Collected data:
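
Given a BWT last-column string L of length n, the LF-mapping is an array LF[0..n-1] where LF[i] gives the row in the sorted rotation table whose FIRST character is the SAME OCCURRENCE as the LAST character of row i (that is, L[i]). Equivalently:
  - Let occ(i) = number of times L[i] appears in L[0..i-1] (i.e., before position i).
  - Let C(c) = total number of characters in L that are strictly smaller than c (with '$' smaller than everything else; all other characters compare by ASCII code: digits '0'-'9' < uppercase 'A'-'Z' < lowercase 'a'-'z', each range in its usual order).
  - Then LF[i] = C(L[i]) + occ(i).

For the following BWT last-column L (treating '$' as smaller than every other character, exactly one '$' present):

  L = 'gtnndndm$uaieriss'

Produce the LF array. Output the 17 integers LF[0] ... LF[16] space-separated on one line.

Answer: 5 15 9 10 2 11 3 8 0 16 1 6 4 12 7 13 14

Derivation:
Char counts: '$':1, 'a':1, 'd':2, 'e':1, 'g':1, 'i':2, 'm':1, 'n':3, 'r':1, 's':2, 't':1, 'u':1
C (first-col start): C('$')=0, C('a')=1, C('d')=2, C('e')=4, C('g')=5, C('i')=6, C('m')=8, C('n')=9, C('r')=12, C('s')=13, C('t')=15, C('u')=16
L[0]='g': occ=0, LF[0]=C('g')+0=5+0=5
L[1]='t': occ=0, LF[1]=C('t')+0=15+0=15
L[2]='n': occ=0, LF[2]=C('n')+0=9+0=9
L[3]='n': occ=1, LF[3]=C('n')+1=9+1=10
L[4]='d': occ=0, LF[4]=C('d')+0=2+0=2
L[5]='n': occ=2, LF[5]=C('n')+2=9+2=11
L[6]='d': occ=1, LF[6]=C('d')+1=2+1=3
L[7]='m': occ=0, LF[7]=C('m')+0=8+0=8
L[8]='$': occ=0, LF[8]=C('$')+0=0+0=0
L[9]='u': occ=0, LF[9]=C('u')+0=16+0=16
L[10]='a': occ=0, LF[10]=C('a')+0=1+0=1
L[11]='i': occ=0, LF[11]=C('i')+0=6+0=6
L[12]='e': occ=0, LF[12]=C('e')+0=4+0=4
L[13]='r': occ=0, LF[13]=C('r')+0=12+0=12
L[14]='i': occ=1, LF[14]=C('i')+1=6+1=7
L[15]='s': occ=0, LF[15]=C('s')+0=13+0=13
L[16]='s': occ=1, LF[16]=C('s')+1=13+1=14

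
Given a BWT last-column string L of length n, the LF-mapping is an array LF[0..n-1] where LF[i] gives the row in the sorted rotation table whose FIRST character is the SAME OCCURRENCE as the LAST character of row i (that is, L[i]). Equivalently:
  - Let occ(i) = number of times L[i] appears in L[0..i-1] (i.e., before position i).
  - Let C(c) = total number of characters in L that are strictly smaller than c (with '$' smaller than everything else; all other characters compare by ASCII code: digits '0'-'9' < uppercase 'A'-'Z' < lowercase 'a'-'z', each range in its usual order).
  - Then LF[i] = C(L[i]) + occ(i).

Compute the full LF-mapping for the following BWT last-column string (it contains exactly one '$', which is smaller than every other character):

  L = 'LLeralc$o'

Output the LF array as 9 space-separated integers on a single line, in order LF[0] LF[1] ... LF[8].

Answer: 1 2 5 8 3 6 4 0 7

Derivation:
Char counts: '$':1, 'L':2, 'a':1, 'c':1, 'e':1, 'l':1, 'o':1, 'r':1
C (first-col start): C('$')=0, C('L')=1, C('a')=3, C('c')=4, C('e')=5, C('l')=6, C('o')=7, C('r')=8
L[0]='L': occ=0, LF[0]=C('L')+0=1+0=1
L[1]='L': occ=1, LF[1]=C('L')+1=1+1=2
L[2]='e': occ=0, LF[2]=C('e')+0=5+0=5
L[3]='r': occ=0, LF[3]=C('r')+0=8+0=8
L[4]='a': occ=0, LF[4]=C('a')+0=3+0=3
L[5]='l': occ=0, LF[5]=C('l')+0=6+0=6
L[6]='c': occ=0, LF[6]=C('c')+0=4+0=4
L[7]='$': occ=0, LF[7]=C('$')+0=0+0=0
L[8]='o': occ=0, LF[8]=C('o')+0=7+0=7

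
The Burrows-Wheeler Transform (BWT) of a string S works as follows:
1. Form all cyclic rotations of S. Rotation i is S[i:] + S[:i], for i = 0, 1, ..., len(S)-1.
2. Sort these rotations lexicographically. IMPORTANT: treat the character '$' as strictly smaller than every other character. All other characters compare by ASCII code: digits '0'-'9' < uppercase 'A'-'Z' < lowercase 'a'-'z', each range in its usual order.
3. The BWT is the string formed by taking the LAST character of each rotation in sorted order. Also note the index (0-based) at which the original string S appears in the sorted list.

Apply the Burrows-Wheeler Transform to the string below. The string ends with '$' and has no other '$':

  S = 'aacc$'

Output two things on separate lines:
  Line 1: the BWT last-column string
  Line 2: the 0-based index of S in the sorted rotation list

Answer: c$aca
1

Derivation:
All 5 rotations (rotation i = S[i:]+S[:i]):
  rot[0] = aacc$
  rot[1] = acc$a
  rot[2] = cc$aa
  rot[3] = c$aac
  rot[4] = $aacc
Sorted (with $ < everything):
  sorted[0] = $aacc  (last char: 'c')
  sorted[1] = aacc$  (last char: '$')
  sorted[2] = acc$a  (last char: 'a')
  sorted[3] = c$aac  (last char: 'c')
  sorted[4] = cc$aa  (last char: 'a')
Last column: c$aca
Original string S is at sorted index 1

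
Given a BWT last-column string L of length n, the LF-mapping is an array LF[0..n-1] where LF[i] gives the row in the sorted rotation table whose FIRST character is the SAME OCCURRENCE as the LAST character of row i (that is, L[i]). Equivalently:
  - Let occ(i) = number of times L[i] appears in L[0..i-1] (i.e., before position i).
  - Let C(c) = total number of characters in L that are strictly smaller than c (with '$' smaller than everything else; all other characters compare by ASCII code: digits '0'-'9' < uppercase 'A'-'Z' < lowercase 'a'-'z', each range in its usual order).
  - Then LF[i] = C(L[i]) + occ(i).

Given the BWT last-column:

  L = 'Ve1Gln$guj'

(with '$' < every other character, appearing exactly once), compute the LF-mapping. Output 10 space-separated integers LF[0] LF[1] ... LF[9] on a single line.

Char counts: '$':1, '1':1, 'G':1, 'V':1, 'e':1, 'g':1, 'j':1, 'l':1, 'n':1, 'u':1
C (first-col start): C('$')=0, C('1')=1, C('G')=2, C('V')=3, C('e')=4, C('g')=5, C('j')=6, C('l')=7, C('n')=8, C('u')=9
L[0]='V': occ=0, LF[0]=C('V')+0=3+0=3
L[1]='e': occ=0, LF[1]=C('e')+0=4+0=4
L[2]='1': occ=0, LF[2]=C('1')+0=1+0=1
L[3]='G': occ=0, LF[3]=C('G')+0=2+0=2
L[4]='l': occ=0, LF[4]=C('l')+0=7+0=7
L[5]='n': occ=0, LF[5]=C('n')+0=8+0=8
L[6]='$': occ=0, LF[6]=C('$')+0=0+0=0
L[7]='g': occ=0, LF[7]=C('g')+0=5+0=5
L[8]='u': occ=0, LF[8]=C('u')+0=9+0=9
L[9]='j': occ=0, LF[9]=C('j')+0=6+0=6

Answer: 3 4 1 2 7 8 0 5 9 6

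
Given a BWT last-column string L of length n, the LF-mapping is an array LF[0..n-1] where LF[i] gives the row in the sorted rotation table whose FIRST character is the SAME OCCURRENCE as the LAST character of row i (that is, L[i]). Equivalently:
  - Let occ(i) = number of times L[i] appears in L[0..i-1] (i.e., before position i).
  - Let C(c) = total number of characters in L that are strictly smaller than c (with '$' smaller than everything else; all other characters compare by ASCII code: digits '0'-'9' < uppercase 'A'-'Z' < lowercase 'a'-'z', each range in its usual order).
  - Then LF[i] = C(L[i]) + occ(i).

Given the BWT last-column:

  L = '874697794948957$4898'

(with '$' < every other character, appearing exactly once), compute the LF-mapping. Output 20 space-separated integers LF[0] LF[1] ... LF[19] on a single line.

Char counts: '$':1, '4':4, '5':1, '6':1, '7':4, '8':4, '9':5
C (first-col start): C('$')=0, C('4')=1, C('5')=5, C('6')=6, C('7')=7, C('8')=11, C('9')=15
L[0]='8': occ=0, LF[0]=C('8')+0=11+0=11
L[1]='7': occ=0, LF[1]=C('7')+0=7+0=7
L[2]='4': occ=0, LF[2]=C('4')+0=1+0=1
L[3]='6': occ=0, LF[3]=C('6')+0=6+0=6
L[4]='9': occ=0, LF[4]=C('9')+0=15+0=15
L[5]='7': occ=1, LF[5]=C('7')+1=7+1=8
L[6]='7': occ=2, LF[6]=C('7')+2=7+2=9
L[7]='9': occ=1, LF[7]=C('9')+1=15+1=16
L[8]='4': occ=1, LF[8]=C('4')+1=1+1=2
L[9]='9': occ=2, LF[9]=C('9')+2=15+2=17
L[10]='4': occ=2, LF[10]=C('4')+2=1+2=3
L[11]='8': occ=1, LF[11]=C('8')+1=11+1=12
L[12]='9': occ=3, LF[12]=C('9')+3=15+3=18
L[13]='5': occ=0, LF[13]=C('5')+0=5+0=5
L[14]='7': occ=3, LF[14]=C('7')+3=7+3=10
L[15]='$': occ=0, LF[15]=C('$')+0=0+0=0
L[16]='4': occ=3, LF[16]=C('4')+3=1+3=4
L[17]='8': occ=2, LF[17]=C('8')+2=11+2=13
L[18]='9': occ=4, LF[18]=C('9')+4=15+4=19
L[19]='8': occ=3, LF[19]=C('8')+3=11+3=14

Answer: 11 7 1 6 15 8 9 16 2 17 3 12 18 5 10 0 4 13 19 14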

* _What the task requires_: Which lines above run from the one containing "1. Form all" down to the one containing "L = 'Ve1Gln$guj'"? Repeat exactly those, both ends included, and nothing else.

* _Solution to this exercise_:
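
1. Form all cyclic rotations of S. Rotation i is S[i:] + S[:i], for i = 0, 1, ..., len(S)-1.
2. Sort these rotations lexicographically. IMPORTANT: treat the character '$' as strictly smaller than every other character. All other characters compare by ASCII code: digits '0'-'9' < uppercase 'A'-'Z' < lowercase 'a'-'z', each range in its usual order.
3. The BWT is the string formed by taking the LAST character of each rotation in sorted order. Also note the index (0-based) at which the original string S appears in the sorted list.

Apply the Burrows-Wheeler Transform to the string below. The string ends with '$' and has no other '$':

  S = 'aacc$'

Output two things on separate lines:
  Line 1: the BWT last-column string
  Line 2: the 0-based index of S in the sorted rotation list

Answer: c$aca
1

Derivation:
All 5 rotations (rotation i = S[i:]+S[:i]):
  rot[0] = aacc$
  rot[1] = acc$a
  rot[2] = cc$aa
  rot[3] = c$aac
  rot[4] = $aacc
Sorted (with $ < everything):
  sorted[0] = $aacc  (last char: 'c')
  sorted[1] = aacc$  (last char: '$')
  sorted[2] = acc$a  (last char: 'a')
  sorted[3] = c$aac  (last char: 'c')
  sorted[4] = cc$aa  (last char: 'a')
Last column: c$aca
Original string S is at sorted index 1

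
Given a BWT last-column string L of length n, the LF-mapping is an array LF[0..n-1] where LF[i] gives the row in the sorted rotation table whose FIRST character is the SAME OCCURRENCE as the LAST character of row i (that is, L[i]). Equivalently:
  - Let occ(i) = number of times L[i] appears in L[0..i-1] (i.e., before position i).
  - Let C(c) = total number of characters in L that are strictly smaller than c (with '$' smaller than everything else; all other characters compare by ASCII code: digits '0'-'9' < uppercase 'A'-'Z' < lowercase 'a'-'z', each range in its usual order).
  - Then LF[i] = C(L[i]) + occ(i).

Given the BWT last-column:

  L = 'Ve1Gln$guj'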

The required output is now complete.